╔══
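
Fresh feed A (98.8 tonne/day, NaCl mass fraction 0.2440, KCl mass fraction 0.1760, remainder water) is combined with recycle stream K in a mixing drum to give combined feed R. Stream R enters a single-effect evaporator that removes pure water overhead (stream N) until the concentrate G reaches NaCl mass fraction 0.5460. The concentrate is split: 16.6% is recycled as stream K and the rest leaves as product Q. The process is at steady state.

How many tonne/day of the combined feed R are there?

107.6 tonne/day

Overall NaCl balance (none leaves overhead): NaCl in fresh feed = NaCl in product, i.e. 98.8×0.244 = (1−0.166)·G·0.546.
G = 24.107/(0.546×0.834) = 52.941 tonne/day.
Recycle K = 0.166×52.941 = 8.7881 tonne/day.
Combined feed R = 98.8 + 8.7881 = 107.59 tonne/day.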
╚══
╔══
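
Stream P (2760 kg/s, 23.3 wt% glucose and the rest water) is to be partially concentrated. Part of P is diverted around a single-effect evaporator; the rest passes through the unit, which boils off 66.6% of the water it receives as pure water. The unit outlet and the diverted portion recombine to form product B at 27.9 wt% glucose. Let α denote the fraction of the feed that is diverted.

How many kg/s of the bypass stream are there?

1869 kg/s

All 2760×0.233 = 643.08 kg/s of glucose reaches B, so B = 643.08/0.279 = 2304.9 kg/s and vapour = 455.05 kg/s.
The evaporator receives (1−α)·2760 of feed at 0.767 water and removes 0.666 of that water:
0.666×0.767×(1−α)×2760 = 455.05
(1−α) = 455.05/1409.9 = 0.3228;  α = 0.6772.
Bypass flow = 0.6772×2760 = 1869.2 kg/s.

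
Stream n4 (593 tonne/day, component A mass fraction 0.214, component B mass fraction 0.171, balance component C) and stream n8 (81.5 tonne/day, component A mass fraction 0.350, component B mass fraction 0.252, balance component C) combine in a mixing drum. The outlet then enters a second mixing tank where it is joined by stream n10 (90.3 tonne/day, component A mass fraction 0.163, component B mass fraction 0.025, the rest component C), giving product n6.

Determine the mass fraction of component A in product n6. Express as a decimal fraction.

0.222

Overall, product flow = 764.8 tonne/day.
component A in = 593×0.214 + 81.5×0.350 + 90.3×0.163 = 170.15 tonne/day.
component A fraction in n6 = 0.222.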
╚══
● **WORK TASK**
Whenever a line of the data holds the string "pure", pick that line out.

● **EXERCISE RESULT**
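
Fresh feed A (98.8 tonne/day, NaCl mass fraction 0.2440, KCl mass fraction 0.1760, remainder water) is combined with recycle stream K in a mixing drum to give combined feed R. Stream R enters a single-effect evaporator that removes pure water overhead (stream N) until the concentrate G reaches NaCl mass fraction 0.5460. The concentrate is split: 16.6% is recycled as stream K and the rest leaves as product Q. The process is at steady state.
Stream P (2760 kg/s, 23.3 wt% glucose and the rest water) is to be partially concentrated. Part of P is diverted around a single-effect evaporator; the rest passes through the unit, which boils off 66.6% of the water it receives as pure water. The unit outlet and the diverted portion recombine to form product B at 27.9 wt% glucose. Let α denote the fraction of the feed that is diverted.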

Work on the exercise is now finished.